EXERCISE PROMPT: Go through the listing and retype each line exactly.

SUPPLIED RECORDS:
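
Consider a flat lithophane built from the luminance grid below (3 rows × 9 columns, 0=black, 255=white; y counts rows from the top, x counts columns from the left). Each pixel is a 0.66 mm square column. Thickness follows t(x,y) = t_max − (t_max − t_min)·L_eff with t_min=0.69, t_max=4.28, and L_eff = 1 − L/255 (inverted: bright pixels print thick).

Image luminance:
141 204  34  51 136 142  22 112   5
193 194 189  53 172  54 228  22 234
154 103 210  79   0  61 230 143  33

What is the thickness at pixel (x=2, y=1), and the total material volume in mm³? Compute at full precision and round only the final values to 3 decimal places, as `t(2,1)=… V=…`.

t(2,1)=3.351 V=27.733

span = t_max - t_min = 4.28 - 0.69 = 3.590
L(2,1) = 189, L_eff = 1 - 189/255 = 0.258824 (inverted)
t(2,1) = 4.28 - 3.590·0.258824 = 3.351
Σt over all 3·9 pixels = 811753/12750 ≈ 63.6669020
V = pitch²·Σt = 0.66²·811753/12750 = 27.733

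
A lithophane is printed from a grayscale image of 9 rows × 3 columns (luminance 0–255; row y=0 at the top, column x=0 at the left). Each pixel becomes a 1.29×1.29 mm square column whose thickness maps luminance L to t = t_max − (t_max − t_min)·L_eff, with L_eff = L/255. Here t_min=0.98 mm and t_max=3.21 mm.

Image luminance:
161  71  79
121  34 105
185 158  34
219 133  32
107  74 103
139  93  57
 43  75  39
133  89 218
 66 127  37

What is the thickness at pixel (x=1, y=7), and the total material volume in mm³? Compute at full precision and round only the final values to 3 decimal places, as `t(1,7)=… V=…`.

t(1,7)=2.432 V=104.470

span = t_max - t_min = 3.21 - 0.98 = 2.230
L(1,7) = 89, L_eff = 89/255 = 0.349020
t(1,7) = 3.21 - 2.230·0.349020 = 2.432
Σt over all 9·3 pixels = 1600849/25500 ≈ 62.7783922
V = pitch²·Σt = 1.29²·1600849/25500 = 104.470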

YOUR RESPONSE:
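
Consider a flat lithophane built from the luminance grid below (3 rows × 9 columns, 0=black, 255=white; y counts rows from the top, x counts columns from the left). Each pixel is a 0.66 mm square column. Thickness follows t(x,y) = t_max − (t_max − t_min)·L_eff with t_min=0.69, t_max=4.28, and L_eff = 1 − L/255 (inverted: bright pixels print thick).

Image luminance:
141 204  34  51 136 142  22 112   5
193 194 189  53 172  54 228  22 234
154 103 210  79   0  61 230 143  33

What is the thickness at pixel (x=2, y=1), and the total material volume in mm³? Compute at full precision and round only the final values to 3 decimal places, as `t(2,1)=… V=…`.

t(2,1)=3.351 V=27.733

span = t_max - t_min = 4.28 - 0.69 = 3.590
L(2,1) = 189, L_eff = 1 - 189/255 = 0.258824 (inverted)
t(2,1) = 4.28 - 3.590·0.258824 = 3.351
Σt over all 3·9 pixels = 811753/12750 ≈ 63.6669020
V = pitch²·Σt = 0.66²·811753/12750 = 27.733

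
A lithophane is printed from a grayscale image of 9 rows × 3 columns (luminance 0–255; row y=0 at the top, column x=0 at the left). Each pixel becomes a 1.29×1.29 mm square column whose thickness maps luminance L to t = t_max − (t_max − t_min)·L_eff, with L_eff = L/255. Here t_min=0.98 mm and t_max=3.21 mm.

Image luminance:
161  71  79
121  34 105
185 158  34
219 133  32
107  74 103
139  93  57
 43  75  39
133  89 218
 66 127  37

What is the thickness at pixel (x=1, y=7), and the total material volume in mm³? Compute at full precision and round only the final values to 3 decimal places, as `t(1,7)=… V=…`.

t(1,7)=2.432 V=104.470

span = t_max - t_min = 3.21 - 0.98 = 2.230
L(1,7) = 89, L_eff = 89/255 = 0.349020
t(1,7) = 3.21 - 2.230·0.349020 = 2.432
Σt over all 9·3 pixels = 1600849/25500 ≈ 62.7783922
V = pitch²·Σt = 1.29²·1600849/25500 = 104.470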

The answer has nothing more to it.